* **WHAT YOU HAVE TO DO**:
In the records below, find the line that contains "R1: IF vertical_speed" and the line that contains "R2: IF NOT (altitude_error". Set down exactly those lines and every line between them, and nothing more.
++++
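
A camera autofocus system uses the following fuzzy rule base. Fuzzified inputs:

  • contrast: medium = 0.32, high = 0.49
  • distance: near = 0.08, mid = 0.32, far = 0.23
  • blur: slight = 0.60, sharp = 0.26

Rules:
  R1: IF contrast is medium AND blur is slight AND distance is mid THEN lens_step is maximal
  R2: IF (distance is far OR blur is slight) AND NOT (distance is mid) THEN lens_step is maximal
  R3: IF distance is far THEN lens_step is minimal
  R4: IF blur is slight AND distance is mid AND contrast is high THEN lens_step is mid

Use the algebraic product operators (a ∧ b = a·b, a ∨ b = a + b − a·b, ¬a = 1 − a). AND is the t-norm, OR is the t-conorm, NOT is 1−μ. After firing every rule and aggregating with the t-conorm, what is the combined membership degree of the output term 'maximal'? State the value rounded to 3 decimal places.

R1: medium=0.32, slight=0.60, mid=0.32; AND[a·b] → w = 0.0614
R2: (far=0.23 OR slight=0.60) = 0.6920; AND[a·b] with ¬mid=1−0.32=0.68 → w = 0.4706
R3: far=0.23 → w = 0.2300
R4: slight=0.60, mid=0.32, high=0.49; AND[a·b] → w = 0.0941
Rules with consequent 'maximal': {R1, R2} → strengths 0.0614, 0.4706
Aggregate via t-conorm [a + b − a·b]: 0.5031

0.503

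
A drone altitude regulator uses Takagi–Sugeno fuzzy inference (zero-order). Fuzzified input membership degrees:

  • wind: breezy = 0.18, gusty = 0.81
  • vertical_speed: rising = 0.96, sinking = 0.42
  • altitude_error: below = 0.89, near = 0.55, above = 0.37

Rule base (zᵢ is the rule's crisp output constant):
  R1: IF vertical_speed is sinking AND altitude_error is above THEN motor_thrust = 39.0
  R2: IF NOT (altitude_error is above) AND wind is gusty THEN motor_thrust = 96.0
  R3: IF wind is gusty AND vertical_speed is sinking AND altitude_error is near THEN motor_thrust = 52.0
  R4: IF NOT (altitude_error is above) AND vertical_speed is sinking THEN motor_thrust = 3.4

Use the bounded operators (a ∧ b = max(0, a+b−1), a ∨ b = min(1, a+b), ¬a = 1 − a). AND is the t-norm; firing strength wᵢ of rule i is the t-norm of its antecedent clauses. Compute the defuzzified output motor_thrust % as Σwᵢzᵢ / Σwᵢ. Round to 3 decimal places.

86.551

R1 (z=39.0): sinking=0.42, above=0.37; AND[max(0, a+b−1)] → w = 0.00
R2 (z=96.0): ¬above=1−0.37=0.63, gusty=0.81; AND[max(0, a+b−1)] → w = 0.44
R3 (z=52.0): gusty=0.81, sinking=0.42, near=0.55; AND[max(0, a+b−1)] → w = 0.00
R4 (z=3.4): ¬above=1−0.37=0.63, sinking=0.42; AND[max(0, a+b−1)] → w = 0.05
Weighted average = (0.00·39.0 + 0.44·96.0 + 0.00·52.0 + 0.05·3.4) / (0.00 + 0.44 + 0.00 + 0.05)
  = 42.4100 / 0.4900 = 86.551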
++++
* **RESULT**:
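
  R1: IF vertical_speed is sinking AND altitude_error is above THEN motor_thrust = 39.0
  R2: IF NOT (altitude_error is above) AND wind is gusty THEN motor_thrust = 96.0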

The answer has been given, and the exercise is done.